THE TASK →
Using the data that follows, report how many lines include "following"; output no other text.

AVAILABLE DATA section start

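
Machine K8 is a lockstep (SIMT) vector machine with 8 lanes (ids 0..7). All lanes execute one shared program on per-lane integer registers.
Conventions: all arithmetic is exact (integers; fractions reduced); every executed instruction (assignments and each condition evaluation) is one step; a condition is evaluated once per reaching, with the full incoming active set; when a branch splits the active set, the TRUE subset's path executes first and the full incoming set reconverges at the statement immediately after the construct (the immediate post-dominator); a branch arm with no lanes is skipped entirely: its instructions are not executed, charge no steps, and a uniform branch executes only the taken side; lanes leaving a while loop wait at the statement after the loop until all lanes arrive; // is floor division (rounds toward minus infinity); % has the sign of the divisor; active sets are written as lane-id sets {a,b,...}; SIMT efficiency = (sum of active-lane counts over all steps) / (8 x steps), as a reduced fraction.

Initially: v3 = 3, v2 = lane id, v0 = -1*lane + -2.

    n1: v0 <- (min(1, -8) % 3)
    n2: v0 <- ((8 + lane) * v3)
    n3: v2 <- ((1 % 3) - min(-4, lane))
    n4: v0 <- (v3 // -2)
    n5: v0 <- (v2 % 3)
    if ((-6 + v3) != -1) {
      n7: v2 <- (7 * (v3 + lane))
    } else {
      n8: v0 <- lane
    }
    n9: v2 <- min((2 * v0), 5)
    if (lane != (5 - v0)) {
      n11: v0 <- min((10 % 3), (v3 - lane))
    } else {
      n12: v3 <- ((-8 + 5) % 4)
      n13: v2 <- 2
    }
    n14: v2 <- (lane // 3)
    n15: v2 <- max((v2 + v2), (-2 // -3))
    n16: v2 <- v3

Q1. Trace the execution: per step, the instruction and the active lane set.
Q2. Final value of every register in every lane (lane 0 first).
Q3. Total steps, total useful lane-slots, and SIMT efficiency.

step 0: v0 <- (min(1, -8) % 3)       {0,1,2,3,4,5,6,7}
step 1: v0 <- ((8 + lane) * v3)      {0,1,2,3,4,5,6,7}
step 2: v2 <- ((1 % 3) - min(-4, lane)) {0,1,2,3,4,5,6,7}
step 3: v0 <- (v3 // -2)             {0,1,2,3,4,5,6,7}
step 4: v0 <- (v2 % 3)               {0,1,2,3,4,5,6,7}
step 5: eval ((-6 + v3) != -1)       {0,1,2,3,4,5,6,7}
step 6: v2 <- (7 * (v3 + lane))      {0,1,2,3,4,5,6,7}
step 7: v2 <- min((2 * v0), 5)       {0,1,2,3,4,5,6,7}
step 8: eval (lane != (5 - v0))      {0,1,2,3,4,5,6,7}
step 9: v0 <- min((10 % 3), (v3 - lane)) {0,1,2,4,5,6,7}
step 10: v3 <- ((-8 + 5) % 4)         {3}
step 11: v2 <- 2                      {3}
step 12: v2 <- (lane // 3)            {0,1,2,3,4,5,6,7}
step 13: v2 <- max((v2 + v2), (-2 // -3)) {0,1,2,3,4,5,6,7}
step 14: v2 <- v3                     {0,1,2,3,4,5,6,7}

Answer: 15 steps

v3: 3,3,3,1,3,3,3,3
v2: 3,3,3,1,3,3,3,3
v0: 1,1,1,2,-1,-2,-3,-4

steps = 15; useful = 105; efficiency = 105/120 = 7/8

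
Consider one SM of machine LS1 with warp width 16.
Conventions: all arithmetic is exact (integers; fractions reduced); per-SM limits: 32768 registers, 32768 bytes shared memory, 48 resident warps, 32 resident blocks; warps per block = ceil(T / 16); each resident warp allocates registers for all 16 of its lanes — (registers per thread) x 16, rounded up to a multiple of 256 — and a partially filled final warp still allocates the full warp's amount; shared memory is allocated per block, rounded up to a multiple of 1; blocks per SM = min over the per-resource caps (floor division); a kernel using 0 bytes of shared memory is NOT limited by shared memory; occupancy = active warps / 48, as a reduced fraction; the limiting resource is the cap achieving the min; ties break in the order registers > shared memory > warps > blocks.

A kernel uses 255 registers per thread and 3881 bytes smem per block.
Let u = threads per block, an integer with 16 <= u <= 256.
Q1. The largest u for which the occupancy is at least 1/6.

Answer: u = 128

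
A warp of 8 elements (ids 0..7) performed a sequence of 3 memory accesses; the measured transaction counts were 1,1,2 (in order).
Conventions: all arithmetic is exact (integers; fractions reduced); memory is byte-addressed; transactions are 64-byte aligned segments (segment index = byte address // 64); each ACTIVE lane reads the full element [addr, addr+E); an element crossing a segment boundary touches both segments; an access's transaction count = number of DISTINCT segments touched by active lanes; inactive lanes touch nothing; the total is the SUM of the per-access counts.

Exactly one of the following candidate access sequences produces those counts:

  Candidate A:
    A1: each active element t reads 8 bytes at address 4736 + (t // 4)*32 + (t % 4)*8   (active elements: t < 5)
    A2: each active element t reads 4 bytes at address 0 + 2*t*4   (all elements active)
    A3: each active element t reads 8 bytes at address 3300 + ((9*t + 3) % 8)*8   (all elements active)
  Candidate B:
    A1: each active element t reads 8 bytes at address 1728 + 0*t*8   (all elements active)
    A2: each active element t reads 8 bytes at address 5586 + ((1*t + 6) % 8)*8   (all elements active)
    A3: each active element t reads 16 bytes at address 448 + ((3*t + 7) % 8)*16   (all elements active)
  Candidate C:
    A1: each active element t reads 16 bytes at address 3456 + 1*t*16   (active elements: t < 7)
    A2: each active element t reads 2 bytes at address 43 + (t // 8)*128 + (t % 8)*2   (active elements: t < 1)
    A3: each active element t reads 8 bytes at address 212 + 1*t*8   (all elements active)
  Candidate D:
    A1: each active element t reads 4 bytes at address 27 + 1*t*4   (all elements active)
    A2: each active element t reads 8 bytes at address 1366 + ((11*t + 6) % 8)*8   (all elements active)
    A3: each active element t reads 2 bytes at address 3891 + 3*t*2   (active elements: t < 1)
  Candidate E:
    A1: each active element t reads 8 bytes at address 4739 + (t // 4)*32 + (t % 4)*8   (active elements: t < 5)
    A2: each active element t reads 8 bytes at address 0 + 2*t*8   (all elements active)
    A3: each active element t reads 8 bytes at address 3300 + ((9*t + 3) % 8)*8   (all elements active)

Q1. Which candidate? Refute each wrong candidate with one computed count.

B: A2 gives 2 transactions, not 1
C: A1 gives 2 transactions, not 1
D: A2 gives 2 transactions, not 1
E: A2 gives 2 transactions, not 1
A: all counts match (1,1,2)

Answer: A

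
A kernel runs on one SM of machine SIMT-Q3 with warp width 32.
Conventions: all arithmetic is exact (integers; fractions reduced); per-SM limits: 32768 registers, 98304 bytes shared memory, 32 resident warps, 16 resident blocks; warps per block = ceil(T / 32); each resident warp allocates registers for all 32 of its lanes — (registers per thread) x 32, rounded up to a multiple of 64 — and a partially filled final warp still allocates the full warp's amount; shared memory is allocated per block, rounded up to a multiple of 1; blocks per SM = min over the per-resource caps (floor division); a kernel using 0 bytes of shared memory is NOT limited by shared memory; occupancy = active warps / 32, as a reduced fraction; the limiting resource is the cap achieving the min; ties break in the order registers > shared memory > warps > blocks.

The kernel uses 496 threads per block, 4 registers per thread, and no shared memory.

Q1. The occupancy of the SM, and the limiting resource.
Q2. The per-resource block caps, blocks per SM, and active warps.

Answer: occupancy 1, limited by warps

registers: 16 blocks
shared memory: no limit (kernel uses none)
warps: 2 blocks
blocks: 16 blocks

Answer: 2 blocks, 32 active warps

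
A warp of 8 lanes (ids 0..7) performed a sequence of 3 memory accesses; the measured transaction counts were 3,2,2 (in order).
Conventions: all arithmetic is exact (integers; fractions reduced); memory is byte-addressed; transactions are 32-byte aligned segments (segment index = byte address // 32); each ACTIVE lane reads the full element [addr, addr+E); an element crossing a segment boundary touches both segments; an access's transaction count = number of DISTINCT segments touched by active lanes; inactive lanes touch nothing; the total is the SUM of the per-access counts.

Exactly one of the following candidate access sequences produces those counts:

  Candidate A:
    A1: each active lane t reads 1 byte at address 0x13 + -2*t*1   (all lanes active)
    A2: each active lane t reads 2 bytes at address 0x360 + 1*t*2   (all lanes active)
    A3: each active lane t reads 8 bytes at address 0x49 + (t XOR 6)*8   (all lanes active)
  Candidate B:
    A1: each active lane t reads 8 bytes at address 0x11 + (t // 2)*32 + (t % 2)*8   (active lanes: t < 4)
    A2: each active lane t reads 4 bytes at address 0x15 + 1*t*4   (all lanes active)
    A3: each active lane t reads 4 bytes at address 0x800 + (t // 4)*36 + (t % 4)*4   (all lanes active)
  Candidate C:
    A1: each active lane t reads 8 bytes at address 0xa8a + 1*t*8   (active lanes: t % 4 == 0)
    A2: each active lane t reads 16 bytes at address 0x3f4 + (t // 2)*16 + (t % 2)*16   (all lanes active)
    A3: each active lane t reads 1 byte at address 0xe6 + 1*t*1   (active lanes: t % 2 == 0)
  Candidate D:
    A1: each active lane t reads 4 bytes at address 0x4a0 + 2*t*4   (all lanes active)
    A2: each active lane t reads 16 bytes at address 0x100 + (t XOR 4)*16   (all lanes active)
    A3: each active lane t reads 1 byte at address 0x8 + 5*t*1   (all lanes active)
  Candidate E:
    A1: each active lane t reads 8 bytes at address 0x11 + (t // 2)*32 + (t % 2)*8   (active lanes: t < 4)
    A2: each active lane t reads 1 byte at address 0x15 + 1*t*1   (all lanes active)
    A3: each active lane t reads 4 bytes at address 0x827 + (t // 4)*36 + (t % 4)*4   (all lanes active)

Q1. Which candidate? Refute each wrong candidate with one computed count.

A: A1 gives 1 transaction, not 3
C: A1 gives 2 transactions, not 3
D: A1 gives 2 transactions, not 3
E: A2 gives 1 transaction, not 2
B: all counts match (3,2,2)

Answer: B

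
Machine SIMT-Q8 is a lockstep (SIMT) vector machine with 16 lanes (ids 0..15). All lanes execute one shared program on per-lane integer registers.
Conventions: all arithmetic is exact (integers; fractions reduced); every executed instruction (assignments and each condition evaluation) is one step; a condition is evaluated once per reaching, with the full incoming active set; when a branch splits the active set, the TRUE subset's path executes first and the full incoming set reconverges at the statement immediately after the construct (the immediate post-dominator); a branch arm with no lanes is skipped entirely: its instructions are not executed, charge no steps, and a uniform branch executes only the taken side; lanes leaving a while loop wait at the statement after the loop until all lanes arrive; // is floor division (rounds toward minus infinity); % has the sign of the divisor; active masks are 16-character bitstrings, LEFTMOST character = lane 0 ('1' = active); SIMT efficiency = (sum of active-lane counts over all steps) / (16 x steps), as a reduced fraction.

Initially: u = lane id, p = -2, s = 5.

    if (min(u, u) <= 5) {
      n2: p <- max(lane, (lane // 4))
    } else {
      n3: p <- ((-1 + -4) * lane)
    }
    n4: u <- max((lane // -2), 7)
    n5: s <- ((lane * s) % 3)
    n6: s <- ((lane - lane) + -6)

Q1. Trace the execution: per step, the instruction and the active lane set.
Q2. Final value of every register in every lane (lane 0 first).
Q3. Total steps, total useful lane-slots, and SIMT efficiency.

step 0: eval (min(u, u) <= 5)        1111111111111111
step 1: p <- max(lane, (lane // 4))  1111110000000000
step 2: p <- ((-1 + -4) * lane)      0000001111111111
step 3: u <- max((lane // -2), 7)    1111111111111111
step 4: s <- ((lane * s) % 3)        1111111111111111
step 5: s <- ((lane - lane) + -6)    1111111111111111

Answer: 6 steps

u: 7,7,7,7,7,7,7,7,7,7,7,7,7,7,7,7
p: 0,1,2,3,4,5,-30,-35,-40,-45,-50,-55,-60,-65,-70,-75
s: -6,-6,-6,-6,-6,-6,-6,-6,-6,-6,-6,-6,-6,-6,-6,-6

steps = 6; useful = 80; efficiency = 80/96 = 5/6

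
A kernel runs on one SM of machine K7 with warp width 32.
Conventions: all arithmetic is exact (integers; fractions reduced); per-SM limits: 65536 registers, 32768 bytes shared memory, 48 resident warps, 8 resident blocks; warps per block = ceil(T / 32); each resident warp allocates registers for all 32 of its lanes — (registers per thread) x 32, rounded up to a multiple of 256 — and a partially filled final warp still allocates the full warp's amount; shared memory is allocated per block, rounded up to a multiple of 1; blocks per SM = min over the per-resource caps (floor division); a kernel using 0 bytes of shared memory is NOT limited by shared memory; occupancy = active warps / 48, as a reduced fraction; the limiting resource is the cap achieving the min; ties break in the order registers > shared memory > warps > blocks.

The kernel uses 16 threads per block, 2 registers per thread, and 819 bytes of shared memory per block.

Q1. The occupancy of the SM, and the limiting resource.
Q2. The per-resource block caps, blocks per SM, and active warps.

Answer: occupancy 1/6, limited by blocks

registers: 256 blocks
shared memory: 40 blocks
warps: 48 blocks
blocks: 8 blocks

Answer: 8 blocks, 8 active warps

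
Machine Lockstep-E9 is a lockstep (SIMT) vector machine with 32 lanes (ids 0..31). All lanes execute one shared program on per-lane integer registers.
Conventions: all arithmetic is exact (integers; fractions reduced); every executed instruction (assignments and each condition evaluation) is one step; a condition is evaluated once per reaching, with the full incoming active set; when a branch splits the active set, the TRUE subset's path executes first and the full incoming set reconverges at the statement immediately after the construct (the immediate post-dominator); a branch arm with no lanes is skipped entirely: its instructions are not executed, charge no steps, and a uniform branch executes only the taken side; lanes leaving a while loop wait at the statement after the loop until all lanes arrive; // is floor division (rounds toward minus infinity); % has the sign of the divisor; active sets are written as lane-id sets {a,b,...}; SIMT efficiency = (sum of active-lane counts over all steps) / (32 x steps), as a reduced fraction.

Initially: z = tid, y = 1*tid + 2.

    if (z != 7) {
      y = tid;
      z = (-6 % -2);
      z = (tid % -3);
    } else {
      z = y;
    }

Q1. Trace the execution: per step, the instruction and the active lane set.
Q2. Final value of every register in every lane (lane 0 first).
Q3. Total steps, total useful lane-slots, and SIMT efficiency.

step 0: eval (z != 7)                {0,1,2,3,4,5,6,7,8,9,10,11,12,13,14,15,16,17,18,19,20,21,22,23,24,25,26,27,28,29,30,31}
step 1: y <- tid                     {0,1,2,3,4,5,6,8,9,10,11,12,13,14,15,16,17,18,19,20,21,22,23,24,25,26,27,28,29,30,31}
step 2: z <- (-6 % -2)               {0,1,2,3,4,5,6,8,9,10,11,12,13,14,15,16,17,18,19,20,21,22,23,24,25,26,27,28,29,30,31}
step 3: z <- (tid % -3)              {0,1,2,3,4,5,6,8,9,10,11,12,13,14,15,16,17,18,19,20,21,22,23,24,25,26,27,28,29,30,31}
step 4: z <- y                       {7}

Answer: 5 steps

z: 0,-2,-1,0,-2,-1,0,9,-1,0,-2,-1,0,-2,-1,0,-2,-1,0,-2,-1,0,-2,-1,0,-2,-1,0,-2,-1,0,-2
y: 0,1,2,3,4,5,6,9,8,9,10,11,12,13,14,15,16,17,18,19,20,21,22,23,24,25,26,27,28,29,30,31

steps = 5; useful = 126; efficiency = 126/160 = 63/80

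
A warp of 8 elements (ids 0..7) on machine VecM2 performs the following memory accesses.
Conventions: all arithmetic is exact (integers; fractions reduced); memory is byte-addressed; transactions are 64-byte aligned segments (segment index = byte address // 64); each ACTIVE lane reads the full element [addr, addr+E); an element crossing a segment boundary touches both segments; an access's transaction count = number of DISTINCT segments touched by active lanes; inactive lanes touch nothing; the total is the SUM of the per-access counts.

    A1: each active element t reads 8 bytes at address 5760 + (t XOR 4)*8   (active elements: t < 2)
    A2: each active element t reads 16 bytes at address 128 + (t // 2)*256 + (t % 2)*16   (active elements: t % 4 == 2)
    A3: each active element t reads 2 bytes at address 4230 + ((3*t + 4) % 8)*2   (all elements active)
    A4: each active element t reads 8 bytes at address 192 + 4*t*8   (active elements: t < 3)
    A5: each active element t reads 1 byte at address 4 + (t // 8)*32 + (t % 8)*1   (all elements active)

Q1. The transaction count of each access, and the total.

A1: 1 transaction
A2: 2 transactions
A3: 1 transaction
A4: 2 transactions
A5: 1 transaction

Answer: 1,2,1,2,1; total 7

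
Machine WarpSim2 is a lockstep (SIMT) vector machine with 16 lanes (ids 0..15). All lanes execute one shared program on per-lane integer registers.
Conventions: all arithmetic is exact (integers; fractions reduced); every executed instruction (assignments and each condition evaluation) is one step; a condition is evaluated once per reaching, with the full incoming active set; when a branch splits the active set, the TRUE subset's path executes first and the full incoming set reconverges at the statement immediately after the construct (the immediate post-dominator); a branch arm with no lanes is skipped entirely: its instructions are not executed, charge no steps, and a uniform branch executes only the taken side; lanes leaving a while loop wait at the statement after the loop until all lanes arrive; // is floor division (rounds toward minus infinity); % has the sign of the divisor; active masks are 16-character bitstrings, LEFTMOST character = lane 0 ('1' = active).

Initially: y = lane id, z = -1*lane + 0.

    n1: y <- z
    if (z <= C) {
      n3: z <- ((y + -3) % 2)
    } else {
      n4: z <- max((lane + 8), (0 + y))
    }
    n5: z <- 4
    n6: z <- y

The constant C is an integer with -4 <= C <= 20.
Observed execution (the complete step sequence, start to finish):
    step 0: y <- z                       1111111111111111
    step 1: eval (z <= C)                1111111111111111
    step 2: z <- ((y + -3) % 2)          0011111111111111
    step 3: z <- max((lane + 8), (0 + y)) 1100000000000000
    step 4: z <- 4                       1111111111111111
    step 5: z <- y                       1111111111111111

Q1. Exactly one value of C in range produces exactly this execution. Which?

Answer: C = -2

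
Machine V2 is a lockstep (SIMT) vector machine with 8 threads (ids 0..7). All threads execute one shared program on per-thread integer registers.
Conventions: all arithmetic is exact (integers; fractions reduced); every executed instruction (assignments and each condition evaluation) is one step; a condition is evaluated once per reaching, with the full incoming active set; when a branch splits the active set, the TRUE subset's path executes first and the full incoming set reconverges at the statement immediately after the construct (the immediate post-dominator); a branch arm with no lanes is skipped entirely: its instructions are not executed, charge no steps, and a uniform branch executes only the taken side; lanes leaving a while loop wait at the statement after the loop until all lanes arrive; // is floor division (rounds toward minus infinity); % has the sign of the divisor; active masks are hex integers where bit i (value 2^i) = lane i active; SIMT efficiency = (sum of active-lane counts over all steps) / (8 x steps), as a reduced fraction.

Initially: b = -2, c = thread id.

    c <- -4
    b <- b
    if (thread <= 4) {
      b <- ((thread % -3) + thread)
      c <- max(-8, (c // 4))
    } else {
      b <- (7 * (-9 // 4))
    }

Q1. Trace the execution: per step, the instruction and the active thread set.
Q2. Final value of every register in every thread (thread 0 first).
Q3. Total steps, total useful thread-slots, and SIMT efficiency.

step 0: c <- -4                      0xff
step 1: b <- b                       0xff
step 2: eval (thread <= 4)           0xff
step 3: b <- ((thread % -3) + thread) 0x1f
step 4: c <- max(-8, (c // 4))       0x1f
step 5: b <- (7 * (-9 // 4))         0xe0

Answer: 6 steps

b: 0,-1,1,3,2,-21,-21,-21
c: -1,-1,-1,-1,-1,-4,-4,-4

steps = 6; useful = 37; efficiency = 37/48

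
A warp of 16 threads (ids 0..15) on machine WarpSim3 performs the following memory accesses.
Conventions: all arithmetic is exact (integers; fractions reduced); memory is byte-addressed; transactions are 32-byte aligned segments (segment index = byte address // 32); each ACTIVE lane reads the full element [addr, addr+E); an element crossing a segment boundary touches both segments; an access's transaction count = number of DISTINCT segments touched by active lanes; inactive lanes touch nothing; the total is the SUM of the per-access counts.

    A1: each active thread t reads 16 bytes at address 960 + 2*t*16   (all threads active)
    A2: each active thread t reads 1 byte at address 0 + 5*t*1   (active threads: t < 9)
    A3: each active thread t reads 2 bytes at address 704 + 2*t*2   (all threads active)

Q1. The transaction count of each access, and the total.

A1: 16 transactions
A2: 2 transactions
A3: 2 transactions

Answer: 16,2,2; total 20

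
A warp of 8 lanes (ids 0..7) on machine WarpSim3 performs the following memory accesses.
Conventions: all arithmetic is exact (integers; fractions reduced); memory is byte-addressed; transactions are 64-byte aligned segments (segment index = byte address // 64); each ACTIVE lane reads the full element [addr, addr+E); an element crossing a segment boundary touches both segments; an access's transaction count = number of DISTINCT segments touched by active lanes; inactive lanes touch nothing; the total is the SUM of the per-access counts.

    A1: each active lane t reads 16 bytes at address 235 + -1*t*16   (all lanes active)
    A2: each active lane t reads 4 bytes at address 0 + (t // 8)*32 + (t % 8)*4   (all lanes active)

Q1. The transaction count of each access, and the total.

A1: 3 transactions
A2: 1 transaction

Answer: 3,1; total 4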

AVAILABLE DATA section end

SOLUTION →
5